- **What is being asked**: Everything from the line with "Find the Beta(α, β) parameters with mean 0.16" to the end of the entries should be copied exactly, and nothing else.

- **Data excerpts**:
---

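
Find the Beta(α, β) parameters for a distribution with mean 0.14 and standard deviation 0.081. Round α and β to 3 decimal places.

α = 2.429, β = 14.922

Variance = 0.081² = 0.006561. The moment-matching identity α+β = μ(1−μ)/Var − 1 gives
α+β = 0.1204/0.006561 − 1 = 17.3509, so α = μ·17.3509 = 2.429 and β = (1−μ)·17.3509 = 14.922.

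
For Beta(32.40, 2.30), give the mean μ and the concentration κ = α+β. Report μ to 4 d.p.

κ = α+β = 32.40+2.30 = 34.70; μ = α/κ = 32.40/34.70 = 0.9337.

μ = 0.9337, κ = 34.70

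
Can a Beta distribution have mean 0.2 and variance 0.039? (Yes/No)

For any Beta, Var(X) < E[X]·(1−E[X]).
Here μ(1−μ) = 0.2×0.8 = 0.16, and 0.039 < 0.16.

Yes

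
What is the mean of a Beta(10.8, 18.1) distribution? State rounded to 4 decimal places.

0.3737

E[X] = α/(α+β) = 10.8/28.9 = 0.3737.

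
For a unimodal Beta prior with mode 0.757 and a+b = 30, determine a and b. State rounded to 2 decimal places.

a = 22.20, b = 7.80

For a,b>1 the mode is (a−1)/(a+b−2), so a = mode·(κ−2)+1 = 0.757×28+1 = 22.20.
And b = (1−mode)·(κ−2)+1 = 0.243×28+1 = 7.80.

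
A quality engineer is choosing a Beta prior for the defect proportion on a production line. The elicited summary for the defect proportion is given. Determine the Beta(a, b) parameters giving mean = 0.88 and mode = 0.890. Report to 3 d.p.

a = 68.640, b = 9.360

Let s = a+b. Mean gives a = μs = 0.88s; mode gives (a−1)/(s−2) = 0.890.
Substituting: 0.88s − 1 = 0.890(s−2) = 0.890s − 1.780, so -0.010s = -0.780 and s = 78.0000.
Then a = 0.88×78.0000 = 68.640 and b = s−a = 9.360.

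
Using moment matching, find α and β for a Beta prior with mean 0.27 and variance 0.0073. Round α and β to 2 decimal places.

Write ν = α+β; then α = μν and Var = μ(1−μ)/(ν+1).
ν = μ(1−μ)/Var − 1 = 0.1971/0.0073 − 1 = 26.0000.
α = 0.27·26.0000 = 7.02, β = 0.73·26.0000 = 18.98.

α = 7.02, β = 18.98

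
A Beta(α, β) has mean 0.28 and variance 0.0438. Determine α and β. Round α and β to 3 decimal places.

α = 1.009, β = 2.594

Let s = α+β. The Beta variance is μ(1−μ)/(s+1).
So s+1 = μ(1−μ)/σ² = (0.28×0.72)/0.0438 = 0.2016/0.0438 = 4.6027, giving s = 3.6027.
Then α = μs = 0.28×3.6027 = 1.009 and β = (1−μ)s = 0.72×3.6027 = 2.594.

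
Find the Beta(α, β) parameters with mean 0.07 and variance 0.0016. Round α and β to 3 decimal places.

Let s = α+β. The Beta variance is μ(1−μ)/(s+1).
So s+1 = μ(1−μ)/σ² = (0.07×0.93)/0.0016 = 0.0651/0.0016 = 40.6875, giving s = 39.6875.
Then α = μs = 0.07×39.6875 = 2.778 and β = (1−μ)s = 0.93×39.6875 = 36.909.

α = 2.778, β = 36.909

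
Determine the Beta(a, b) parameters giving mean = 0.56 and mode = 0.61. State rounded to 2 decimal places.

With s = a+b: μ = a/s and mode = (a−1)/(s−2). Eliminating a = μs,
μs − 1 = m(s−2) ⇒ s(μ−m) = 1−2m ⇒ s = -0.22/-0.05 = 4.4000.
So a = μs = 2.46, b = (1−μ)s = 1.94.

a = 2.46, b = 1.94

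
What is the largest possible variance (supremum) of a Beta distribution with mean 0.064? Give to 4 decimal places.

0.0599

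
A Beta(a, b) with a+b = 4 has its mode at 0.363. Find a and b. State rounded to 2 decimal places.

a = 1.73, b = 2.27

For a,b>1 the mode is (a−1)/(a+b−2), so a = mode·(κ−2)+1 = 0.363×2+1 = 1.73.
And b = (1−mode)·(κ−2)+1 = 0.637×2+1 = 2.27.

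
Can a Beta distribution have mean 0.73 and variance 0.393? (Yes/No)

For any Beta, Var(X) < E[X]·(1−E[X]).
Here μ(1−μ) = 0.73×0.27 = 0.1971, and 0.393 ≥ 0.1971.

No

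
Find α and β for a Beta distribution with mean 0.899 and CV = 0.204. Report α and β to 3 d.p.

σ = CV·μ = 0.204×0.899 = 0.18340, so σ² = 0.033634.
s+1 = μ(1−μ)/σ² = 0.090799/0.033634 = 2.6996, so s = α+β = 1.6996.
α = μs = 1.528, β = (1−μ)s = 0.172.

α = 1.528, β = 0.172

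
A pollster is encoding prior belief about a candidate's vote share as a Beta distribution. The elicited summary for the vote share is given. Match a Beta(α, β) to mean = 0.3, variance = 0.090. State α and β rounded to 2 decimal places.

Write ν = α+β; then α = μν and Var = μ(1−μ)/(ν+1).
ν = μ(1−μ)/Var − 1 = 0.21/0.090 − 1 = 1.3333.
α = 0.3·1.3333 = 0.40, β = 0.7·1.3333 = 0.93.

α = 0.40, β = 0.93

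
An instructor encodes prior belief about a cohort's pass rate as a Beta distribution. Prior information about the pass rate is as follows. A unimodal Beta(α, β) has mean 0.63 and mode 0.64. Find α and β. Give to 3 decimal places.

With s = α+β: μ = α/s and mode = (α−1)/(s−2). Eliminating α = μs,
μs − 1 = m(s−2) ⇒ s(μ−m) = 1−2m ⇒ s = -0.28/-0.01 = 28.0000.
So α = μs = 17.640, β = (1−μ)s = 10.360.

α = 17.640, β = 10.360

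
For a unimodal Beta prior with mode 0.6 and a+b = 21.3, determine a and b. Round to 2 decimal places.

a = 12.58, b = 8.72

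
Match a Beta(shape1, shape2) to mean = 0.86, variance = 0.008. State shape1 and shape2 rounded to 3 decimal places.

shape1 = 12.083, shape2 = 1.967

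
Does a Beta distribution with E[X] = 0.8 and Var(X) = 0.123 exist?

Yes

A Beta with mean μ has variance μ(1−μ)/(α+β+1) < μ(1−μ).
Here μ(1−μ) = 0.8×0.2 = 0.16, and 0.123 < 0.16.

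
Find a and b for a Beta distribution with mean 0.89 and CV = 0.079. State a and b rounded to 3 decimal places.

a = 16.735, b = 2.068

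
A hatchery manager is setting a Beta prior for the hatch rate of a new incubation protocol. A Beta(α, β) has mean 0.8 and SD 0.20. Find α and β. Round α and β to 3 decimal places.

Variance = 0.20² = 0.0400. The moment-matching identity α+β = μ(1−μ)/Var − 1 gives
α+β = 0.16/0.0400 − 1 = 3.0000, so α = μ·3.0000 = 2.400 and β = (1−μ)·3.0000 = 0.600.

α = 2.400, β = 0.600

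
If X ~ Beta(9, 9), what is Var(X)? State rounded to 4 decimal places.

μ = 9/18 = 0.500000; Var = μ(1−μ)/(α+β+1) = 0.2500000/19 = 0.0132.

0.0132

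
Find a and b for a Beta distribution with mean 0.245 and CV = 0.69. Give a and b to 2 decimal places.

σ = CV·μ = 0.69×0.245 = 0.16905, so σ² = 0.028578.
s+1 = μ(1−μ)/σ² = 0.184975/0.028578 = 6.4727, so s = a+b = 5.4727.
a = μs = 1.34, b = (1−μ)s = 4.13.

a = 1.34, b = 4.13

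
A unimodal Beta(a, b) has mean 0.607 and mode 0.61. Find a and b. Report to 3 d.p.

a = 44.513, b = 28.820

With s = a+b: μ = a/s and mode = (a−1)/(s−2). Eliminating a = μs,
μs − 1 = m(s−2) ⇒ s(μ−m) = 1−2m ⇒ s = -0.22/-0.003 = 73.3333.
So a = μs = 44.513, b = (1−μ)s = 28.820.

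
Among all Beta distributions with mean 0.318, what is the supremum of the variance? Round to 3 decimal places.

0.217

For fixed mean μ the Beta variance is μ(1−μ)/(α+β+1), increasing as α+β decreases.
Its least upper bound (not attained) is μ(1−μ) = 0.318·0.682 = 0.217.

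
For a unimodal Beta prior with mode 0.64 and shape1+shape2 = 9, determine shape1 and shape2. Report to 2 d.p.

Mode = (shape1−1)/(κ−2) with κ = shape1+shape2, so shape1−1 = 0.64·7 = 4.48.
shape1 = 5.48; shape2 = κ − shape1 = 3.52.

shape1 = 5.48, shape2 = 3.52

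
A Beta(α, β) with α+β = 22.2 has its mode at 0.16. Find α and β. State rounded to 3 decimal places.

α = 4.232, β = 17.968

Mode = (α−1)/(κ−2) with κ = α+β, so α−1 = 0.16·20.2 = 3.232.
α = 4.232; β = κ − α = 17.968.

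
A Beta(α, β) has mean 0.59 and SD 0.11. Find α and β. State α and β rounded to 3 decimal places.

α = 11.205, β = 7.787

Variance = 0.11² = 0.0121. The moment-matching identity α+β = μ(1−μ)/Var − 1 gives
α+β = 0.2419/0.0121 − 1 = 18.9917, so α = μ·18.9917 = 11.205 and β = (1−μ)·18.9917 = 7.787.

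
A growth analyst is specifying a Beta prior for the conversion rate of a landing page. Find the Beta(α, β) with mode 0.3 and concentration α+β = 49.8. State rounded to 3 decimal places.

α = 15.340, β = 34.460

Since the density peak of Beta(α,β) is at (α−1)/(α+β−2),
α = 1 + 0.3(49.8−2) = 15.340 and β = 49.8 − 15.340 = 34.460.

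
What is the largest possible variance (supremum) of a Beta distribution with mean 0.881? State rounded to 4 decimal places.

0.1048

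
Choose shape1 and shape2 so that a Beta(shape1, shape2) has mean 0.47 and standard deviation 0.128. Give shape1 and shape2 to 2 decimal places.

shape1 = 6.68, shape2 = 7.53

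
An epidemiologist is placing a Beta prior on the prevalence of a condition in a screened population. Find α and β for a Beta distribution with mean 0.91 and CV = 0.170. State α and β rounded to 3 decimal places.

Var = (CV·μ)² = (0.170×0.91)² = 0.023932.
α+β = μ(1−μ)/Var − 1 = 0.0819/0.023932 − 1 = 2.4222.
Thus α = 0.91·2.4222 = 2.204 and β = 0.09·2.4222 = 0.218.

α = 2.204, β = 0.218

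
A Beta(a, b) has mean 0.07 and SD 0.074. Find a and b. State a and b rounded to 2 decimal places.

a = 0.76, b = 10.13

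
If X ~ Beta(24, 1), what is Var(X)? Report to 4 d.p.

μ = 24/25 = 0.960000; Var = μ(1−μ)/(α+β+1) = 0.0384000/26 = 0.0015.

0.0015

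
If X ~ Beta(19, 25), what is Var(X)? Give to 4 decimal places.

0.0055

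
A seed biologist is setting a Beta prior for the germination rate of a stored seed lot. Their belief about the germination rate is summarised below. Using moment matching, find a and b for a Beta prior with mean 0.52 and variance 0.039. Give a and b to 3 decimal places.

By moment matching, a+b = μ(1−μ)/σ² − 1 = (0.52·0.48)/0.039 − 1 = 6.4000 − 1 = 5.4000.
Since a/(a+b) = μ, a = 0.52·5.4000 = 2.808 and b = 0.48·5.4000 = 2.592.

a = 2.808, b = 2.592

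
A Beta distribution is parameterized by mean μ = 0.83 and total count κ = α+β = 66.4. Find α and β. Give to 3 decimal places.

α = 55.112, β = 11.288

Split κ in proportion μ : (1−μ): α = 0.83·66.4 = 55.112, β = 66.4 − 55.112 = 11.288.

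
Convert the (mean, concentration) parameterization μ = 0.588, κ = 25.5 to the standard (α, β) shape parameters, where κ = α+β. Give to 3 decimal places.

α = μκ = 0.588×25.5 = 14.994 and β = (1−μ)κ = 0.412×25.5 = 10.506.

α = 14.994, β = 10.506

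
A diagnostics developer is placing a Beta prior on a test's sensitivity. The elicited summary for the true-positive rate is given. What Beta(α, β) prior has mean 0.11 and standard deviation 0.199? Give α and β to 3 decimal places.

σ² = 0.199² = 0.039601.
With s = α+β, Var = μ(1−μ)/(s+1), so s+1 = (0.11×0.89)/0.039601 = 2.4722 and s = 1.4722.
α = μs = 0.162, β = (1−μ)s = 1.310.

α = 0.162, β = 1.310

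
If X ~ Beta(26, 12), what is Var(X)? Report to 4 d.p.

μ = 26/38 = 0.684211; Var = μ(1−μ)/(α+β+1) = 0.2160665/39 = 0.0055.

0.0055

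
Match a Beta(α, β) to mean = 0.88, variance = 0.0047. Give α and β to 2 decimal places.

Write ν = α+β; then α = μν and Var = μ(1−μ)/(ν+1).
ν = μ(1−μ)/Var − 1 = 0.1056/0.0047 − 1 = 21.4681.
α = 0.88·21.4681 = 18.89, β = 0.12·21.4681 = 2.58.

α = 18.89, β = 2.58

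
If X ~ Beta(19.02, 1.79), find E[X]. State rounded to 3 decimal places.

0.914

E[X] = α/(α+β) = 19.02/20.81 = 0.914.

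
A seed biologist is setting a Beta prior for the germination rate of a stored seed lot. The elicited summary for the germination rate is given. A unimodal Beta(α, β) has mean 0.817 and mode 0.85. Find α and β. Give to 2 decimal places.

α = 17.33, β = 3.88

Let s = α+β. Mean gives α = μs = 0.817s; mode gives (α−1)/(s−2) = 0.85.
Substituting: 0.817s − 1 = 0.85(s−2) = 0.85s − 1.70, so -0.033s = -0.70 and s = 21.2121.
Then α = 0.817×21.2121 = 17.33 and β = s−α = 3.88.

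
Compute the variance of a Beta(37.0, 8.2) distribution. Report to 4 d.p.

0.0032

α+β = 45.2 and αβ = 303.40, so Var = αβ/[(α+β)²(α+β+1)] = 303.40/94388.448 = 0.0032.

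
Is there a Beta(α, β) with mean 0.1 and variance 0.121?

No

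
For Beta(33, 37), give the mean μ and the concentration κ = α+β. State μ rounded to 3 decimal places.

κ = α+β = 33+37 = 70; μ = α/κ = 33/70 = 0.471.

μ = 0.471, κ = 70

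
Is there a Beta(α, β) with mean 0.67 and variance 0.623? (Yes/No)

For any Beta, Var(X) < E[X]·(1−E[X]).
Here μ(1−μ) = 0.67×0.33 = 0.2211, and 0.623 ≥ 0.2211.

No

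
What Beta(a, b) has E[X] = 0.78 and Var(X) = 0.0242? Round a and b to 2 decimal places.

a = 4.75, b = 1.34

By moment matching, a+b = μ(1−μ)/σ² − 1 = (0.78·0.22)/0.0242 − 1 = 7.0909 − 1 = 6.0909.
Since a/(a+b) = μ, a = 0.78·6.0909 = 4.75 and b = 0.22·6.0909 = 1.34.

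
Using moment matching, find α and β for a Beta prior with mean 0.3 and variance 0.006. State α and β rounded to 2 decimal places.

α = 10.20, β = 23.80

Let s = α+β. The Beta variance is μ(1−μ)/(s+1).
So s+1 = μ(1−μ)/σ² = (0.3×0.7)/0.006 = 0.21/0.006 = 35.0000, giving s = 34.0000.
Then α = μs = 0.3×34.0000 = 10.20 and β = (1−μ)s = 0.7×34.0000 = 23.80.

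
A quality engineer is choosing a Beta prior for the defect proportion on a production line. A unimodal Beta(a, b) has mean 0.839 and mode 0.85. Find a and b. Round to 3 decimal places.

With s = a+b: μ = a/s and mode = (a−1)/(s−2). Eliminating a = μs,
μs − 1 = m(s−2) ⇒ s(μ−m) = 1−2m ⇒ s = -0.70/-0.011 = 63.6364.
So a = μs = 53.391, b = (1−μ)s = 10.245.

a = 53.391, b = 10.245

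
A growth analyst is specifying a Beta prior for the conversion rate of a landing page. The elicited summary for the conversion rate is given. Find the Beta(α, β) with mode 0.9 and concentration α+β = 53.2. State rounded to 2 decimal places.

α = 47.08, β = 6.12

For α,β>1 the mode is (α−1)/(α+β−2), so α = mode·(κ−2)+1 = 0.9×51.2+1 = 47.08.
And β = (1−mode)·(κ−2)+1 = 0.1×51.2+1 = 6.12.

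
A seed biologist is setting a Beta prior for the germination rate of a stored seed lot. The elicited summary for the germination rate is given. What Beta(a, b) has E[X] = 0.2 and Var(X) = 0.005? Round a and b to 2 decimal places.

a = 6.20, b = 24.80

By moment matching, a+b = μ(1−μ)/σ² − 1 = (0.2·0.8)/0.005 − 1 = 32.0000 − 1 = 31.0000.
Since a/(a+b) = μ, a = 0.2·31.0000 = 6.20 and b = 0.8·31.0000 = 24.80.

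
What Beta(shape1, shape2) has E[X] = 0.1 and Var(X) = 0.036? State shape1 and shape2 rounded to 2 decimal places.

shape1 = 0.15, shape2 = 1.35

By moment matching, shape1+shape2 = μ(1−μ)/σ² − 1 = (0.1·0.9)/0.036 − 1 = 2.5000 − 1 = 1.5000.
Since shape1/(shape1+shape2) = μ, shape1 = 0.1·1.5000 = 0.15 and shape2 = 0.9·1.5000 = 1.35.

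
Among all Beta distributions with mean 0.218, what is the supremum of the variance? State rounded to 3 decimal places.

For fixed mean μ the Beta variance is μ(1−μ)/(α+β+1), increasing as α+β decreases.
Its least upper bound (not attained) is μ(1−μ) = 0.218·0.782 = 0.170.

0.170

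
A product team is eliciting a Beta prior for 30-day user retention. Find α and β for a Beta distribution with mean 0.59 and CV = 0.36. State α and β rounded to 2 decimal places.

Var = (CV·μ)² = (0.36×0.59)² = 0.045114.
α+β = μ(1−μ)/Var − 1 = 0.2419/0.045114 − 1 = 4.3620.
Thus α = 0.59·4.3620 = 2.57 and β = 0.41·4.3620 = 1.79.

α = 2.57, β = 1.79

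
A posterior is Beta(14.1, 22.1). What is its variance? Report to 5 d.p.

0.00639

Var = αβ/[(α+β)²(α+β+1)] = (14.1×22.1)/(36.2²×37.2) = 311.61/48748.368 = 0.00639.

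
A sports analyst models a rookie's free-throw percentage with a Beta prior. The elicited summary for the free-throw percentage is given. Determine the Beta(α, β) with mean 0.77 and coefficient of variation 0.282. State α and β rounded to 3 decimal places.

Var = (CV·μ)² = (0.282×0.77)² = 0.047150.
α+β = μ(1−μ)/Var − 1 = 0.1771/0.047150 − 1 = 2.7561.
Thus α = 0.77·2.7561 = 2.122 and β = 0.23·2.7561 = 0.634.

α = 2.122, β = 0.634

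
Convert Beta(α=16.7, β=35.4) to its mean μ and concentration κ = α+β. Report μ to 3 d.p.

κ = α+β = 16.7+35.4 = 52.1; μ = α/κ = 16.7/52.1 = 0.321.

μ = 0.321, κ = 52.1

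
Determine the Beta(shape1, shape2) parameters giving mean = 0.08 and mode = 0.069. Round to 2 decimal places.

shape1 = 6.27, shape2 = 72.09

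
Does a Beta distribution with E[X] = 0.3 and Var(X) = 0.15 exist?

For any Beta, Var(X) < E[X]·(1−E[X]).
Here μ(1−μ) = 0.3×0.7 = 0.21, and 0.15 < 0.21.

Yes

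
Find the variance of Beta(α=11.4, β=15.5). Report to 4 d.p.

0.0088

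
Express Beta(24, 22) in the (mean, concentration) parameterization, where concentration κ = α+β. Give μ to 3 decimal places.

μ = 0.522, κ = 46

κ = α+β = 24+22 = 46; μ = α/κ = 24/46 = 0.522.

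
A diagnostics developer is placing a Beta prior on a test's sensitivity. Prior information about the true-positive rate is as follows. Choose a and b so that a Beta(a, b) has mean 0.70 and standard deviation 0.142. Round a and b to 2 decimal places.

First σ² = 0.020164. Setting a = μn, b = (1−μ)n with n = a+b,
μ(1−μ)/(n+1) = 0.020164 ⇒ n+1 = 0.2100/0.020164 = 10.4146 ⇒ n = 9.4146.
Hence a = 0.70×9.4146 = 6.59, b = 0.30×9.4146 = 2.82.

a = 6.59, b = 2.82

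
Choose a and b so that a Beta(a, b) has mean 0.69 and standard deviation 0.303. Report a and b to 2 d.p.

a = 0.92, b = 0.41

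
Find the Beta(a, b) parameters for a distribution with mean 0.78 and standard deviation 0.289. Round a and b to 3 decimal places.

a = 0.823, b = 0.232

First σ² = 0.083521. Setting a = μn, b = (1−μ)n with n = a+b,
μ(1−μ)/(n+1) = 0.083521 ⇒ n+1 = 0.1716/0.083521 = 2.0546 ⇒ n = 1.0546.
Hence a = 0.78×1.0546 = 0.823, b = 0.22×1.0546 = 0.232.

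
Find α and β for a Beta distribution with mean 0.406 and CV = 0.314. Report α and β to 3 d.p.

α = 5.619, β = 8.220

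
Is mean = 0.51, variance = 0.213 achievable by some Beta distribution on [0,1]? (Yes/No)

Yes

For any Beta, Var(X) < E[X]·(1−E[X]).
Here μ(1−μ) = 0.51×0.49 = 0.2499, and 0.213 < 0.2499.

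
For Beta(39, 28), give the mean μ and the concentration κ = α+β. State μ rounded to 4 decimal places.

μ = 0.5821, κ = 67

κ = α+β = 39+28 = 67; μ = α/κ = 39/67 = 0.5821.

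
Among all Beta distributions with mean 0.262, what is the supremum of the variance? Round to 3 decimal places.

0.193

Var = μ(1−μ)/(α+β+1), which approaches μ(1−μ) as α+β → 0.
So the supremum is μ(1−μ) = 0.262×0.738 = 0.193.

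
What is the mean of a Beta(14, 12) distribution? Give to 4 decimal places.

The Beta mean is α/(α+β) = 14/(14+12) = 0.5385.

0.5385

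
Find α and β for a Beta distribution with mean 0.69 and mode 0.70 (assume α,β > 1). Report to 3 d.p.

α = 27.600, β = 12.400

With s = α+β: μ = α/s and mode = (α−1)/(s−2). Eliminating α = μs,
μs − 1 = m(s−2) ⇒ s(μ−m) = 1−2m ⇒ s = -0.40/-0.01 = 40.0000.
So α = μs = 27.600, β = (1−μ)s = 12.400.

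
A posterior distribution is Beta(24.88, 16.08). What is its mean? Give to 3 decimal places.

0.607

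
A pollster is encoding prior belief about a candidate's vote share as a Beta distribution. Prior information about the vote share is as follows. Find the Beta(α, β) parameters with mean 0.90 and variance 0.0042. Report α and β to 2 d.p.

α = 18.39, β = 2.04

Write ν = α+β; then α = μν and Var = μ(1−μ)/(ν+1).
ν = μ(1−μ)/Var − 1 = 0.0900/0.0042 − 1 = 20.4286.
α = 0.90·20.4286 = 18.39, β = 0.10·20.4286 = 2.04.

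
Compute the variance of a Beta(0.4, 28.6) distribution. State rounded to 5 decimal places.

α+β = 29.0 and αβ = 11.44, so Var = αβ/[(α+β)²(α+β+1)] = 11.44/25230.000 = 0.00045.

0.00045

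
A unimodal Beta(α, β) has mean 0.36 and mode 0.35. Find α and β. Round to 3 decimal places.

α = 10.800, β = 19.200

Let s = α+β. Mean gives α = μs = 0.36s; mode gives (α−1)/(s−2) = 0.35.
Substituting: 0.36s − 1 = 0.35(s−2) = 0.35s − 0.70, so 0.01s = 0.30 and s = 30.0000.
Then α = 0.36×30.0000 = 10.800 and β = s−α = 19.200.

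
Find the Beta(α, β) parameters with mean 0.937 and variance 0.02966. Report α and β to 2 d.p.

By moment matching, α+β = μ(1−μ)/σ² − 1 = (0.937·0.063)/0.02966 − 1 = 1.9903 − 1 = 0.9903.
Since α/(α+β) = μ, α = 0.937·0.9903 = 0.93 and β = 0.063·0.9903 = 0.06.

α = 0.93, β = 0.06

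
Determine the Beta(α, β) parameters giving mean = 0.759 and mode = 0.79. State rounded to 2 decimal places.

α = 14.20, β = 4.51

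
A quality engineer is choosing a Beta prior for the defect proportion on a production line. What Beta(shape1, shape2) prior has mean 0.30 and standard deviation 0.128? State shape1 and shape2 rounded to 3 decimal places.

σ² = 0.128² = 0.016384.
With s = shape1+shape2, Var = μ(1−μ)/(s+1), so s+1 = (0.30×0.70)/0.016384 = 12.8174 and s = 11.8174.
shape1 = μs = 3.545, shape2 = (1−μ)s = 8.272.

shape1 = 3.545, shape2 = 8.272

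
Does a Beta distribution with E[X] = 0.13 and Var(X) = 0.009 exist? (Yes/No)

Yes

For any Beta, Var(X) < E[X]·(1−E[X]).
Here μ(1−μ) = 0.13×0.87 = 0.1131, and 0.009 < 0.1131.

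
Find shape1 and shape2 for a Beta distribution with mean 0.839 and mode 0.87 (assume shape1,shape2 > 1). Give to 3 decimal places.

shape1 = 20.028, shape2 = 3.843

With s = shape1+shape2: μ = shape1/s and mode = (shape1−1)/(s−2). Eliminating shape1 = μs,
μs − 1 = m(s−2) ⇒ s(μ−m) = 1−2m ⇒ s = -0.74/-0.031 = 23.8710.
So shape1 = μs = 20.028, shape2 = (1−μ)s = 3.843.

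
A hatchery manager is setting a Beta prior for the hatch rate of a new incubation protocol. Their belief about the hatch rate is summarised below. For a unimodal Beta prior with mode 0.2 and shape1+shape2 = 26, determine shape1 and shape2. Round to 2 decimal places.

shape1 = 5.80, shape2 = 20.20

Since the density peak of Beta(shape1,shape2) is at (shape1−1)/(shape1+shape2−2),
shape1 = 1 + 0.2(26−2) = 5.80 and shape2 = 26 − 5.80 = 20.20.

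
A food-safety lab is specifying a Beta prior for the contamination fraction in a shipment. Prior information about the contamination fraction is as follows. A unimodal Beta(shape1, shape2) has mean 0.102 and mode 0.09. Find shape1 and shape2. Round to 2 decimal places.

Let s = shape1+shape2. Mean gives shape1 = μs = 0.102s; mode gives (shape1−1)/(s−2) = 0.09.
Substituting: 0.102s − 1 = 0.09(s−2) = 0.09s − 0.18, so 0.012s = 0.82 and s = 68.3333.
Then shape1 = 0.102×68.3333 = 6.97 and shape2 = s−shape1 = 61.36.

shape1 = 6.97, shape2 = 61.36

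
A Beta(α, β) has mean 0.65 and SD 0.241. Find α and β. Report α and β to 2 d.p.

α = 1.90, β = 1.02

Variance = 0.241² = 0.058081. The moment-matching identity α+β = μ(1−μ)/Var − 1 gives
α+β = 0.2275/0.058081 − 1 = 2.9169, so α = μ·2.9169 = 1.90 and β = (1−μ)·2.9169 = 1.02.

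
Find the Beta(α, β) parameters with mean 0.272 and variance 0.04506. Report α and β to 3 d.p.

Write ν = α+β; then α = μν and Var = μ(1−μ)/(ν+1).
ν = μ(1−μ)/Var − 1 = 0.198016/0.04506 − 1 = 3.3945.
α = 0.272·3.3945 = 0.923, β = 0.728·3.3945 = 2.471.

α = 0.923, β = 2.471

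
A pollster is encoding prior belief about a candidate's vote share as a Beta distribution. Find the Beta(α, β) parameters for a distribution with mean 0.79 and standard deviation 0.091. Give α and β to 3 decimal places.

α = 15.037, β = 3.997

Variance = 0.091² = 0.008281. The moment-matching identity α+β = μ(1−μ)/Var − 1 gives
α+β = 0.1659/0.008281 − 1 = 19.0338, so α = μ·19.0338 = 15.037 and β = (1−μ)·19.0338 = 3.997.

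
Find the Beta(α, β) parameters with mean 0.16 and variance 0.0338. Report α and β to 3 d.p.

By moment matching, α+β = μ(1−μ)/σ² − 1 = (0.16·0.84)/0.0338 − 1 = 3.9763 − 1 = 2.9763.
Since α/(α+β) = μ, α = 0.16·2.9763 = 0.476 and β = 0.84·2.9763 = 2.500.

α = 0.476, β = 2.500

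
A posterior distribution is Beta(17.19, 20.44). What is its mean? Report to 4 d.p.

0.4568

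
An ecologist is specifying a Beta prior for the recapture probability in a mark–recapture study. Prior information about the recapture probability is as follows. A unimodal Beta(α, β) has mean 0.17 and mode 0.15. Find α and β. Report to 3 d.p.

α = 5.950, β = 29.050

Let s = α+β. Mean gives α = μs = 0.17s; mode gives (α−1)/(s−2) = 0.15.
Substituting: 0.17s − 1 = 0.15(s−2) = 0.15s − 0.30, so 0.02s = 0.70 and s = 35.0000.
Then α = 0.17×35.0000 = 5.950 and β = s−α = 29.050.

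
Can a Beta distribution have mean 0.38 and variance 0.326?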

---

- **Expected answer**:
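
Find the Beta(α, β) parameters with mean 0.16 and variance 0.0338. Report α and β to 3 d.p.

By moment matching, α+β = μ(1−μ)/σ² − 1 = (0.16·0.84)/0.0338 − 1 = 3.9763 − 1 = 2.9763.
Since α/(α+β) = μ, α = 0.16·2.9763 = 0.476 and β = 0.84·2.9763 = 2.500.

α = 0.476, β = 2.500

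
A posterior distribution is Beta(17.19, 20.44). What is its mean? Report to 4 d.p.

0.4568

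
An ecologist is specifying a Beta prior for the recapture probability in a mark–recapture study. Prior information about the recapture probability is as follows. A unimodal Beta(α, β) has mean 0.17 and mode 0.15. Find α and β. Report to 3 d.p.

α = 5.950, β = 29.050

Let s = α+β. Mean gives α = μs = 0.17s; mode gives (α−1)/(s−2) = 0.15.
Substituting: 0.17s − 1 = 0.15(s−2) = 0.15s − 0.30, so 0.02s = 0.70 and s = 35.0000.
Then α = 0.17×35.0000 = 5.950 and β = s−α = 29.050.

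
Can a Beta distribution have mean 0.38 and variance 0.326?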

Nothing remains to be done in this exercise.